TASK GOAL — The lines to copy are those in the listing below that contain the word "What".
MATERIAL FOR THIS EXERCISE Start Marker
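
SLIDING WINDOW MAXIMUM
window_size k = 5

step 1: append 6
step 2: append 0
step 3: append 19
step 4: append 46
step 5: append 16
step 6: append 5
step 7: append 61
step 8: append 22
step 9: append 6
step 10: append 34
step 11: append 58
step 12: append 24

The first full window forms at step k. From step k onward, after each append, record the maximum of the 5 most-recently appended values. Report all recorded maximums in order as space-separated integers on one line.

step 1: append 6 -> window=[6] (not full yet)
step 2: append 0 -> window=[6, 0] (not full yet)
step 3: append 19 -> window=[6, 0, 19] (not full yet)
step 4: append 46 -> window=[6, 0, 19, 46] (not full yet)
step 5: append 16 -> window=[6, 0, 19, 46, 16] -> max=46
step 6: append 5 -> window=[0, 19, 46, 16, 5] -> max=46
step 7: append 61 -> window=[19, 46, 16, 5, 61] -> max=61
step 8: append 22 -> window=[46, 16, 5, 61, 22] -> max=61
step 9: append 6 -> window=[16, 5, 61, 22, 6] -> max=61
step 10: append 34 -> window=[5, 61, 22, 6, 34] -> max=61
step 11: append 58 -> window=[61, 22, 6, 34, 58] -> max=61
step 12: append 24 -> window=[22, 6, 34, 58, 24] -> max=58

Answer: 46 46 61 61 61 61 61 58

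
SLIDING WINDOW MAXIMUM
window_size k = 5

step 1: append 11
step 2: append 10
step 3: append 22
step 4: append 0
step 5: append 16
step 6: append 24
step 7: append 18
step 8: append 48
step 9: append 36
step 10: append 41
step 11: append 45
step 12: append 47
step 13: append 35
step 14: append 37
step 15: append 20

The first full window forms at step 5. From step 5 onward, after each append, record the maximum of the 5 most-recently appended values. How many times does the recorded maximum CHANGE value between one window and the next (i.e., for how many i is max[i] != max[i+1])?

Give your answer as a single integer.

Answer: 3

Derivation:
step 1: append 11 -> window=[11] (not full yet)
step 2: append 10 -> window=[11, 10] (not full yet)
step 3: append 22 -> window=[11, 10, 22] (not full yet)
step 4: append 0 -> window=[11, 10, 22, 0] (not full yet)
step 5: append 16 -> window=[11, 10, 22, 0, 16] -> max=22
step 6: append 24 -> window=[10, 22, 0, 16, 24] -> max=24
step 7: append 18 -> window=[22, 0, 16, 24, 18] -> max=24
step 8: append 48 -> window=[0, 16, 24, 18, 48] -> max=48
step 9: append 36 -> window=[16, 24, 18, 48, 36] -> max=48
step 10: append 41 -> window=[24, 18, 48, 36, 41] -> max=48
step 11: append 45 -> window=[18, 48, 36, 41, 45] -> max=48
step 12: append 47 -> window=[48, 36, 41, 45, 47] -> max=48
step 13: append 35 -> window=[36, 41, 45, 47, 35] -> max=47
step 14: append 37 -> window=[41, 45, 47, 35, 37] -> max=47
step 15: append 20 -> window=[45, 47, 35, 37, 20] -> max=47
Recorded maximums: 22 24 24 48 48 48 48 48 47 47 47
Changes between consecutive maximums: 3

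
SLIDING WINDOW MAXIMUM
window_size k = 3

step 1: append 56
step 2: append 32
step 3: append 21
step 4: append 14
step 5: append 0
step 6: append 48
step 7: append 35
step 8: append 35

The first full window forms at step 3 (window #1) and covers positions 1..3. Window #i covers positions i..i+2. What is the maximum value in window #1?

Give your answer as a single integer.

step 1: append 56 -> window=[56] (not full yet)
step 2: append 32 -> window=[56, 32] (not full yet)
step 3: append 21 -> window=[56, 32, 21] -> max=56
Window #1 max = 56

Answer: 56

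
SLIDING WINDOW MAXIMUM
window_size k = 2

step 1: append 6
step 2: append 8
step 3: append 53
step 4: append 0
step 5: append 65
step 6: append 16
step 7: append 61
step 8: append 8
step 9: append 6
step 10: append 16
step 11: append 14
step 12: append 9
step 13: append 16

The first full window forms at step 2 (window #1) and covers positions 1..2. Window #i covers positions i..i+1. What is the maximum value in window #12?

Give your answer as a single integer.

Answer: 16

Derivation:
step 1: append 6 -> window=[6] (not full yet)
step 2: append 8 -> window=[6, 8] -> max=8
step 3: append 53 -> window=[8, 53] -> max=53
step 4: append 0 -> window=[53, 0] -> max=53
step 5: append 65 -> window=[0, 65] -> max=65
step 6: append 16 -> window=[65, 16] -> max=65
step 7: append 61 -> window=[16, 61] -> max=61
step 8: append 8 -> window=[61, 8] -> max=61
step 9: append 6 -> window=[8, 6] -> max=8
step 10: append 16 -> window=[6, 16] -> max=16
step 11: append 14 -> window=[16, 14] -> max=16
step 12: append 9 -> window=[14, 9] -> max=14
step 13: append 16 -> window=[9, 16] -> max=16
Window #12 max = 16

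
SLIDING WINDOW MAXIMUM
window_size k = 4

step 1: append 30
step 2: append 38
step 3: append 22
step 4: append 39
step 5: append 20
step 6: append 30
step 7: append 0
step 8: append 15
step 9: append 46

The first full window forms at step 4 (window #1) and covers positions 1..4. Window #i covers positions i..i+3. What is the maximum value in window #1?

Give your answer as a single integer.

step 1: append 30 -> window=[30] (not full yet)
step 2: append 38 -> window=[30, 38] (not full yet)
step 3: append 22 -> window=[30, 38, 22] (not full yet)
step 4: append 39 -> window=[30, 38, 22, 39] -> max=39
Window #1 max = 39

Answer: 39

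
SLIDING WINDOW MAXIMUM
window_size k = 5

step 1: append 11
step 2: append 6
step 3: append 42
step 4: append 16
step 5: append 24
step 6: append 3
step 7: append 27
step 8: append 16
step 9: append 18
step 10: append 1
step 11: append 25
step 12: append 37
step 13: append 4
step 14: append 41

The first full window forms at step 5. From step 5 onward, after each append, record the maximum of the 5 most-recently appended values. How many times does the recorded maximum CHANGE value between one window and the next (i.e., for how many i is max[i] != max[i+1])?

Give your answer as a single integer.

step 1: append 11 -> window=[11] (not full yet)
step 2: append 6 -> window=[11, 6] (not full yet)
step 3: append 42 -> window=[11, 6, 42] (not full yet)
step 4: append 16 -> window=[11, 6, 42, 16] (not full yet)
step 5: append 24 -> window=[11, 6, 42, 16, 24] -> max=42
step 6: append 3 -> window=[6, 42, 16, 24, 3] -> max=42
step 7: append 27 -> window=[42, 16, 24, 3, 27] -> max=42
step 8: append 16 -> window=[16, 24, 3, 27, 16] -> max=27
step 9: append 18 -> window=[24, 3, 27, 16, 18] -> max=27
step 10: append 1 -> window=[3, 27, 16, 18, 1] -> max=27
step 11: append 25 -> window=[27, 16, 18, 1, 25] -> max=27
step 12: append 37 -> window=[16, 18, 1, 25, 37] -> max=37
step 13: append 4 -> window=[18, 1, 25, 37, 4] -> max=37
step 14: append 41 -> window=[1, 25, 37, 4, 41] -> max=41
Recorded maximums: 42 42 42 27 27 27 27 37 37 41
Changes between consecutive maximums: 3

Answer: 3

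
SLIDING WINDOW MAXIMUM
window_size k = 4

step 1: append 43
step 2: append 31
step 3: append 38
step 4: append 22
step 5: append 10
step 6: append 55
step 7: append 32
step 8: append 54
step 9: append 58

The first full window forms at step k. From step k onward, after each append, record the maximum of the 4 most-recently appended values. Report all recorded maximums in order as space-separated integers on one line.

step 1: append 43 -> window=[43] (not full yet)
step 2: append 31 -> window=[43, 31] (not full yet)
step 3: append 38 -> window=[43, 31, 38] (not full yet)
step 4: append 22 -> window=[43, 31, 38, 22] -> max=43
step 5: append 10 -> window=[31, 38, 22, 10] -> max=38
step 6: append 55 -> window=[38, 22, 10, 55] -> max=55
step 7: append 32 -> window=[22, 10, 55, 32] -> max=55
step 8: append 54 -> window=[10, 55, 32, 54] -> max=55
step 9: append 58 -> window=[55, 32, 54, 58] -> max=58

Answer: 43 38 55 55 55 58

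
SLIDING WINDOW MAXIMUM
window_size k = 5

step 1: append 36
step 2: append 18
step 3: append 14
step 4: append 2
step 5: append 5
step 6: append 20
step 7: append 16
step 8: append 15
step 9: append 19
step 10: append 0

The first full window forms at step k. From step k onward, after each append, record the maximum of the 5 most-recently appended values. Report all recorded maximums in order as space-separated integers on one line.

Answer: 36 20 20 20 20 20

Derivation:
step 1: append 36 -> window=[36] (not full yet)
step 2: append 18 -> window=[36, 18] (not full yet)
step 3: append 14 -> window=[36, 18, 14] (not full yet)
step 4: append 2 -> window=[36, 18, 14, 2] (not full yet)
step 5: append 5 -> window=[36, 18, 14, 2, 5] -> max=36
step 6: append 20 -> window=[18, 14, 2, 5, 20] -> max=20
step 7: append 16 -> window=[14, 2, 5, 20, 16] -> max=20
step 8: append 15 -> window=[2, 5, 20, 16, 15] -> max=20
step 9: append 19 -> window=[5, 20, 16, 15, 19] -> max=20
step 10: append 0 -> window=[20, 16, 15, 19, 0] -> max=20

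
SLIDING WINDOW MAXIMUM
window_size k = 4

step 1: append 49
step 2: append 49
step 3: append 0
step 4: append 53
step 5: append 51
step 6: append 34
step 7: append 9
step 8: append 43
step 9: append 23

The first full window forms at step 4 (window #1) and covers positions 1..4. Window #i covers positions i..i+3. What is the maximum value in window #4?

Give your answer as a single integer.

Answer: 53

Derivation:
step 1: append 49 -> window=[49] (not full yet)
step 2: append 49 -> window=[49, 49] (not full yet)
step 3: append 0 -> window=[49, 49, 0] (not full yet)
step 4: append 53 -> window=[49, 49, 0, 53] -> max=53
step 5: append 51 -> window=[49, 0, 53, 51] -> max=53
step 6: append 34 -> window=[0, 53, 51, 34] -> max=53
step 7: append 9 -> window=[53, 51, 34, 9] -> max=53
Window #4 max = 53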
MATERIAL FOR THIS EXERCISE End Marker
RESULT OF THIS TASK —
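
The first full window forms at step 3 (window #1) and covers positions 1..3. Window #i covers positions i..i+2. What is the maximum value in window #1?
The first full window forms at step 2 (window #1) and covers positions 1..2. Window #i covers positions i..i+1. What is the maximum value in window #12?
The first full window forms at step 4 (window #1) and covers positions 1..4. Window #i covers positions i..i+3. What is the maximum value in window #1?
The first full window forms at step 4 (window #1) and covers positions 1..4. Window #i covers positions i..i+3. What is the maximum value in window #4?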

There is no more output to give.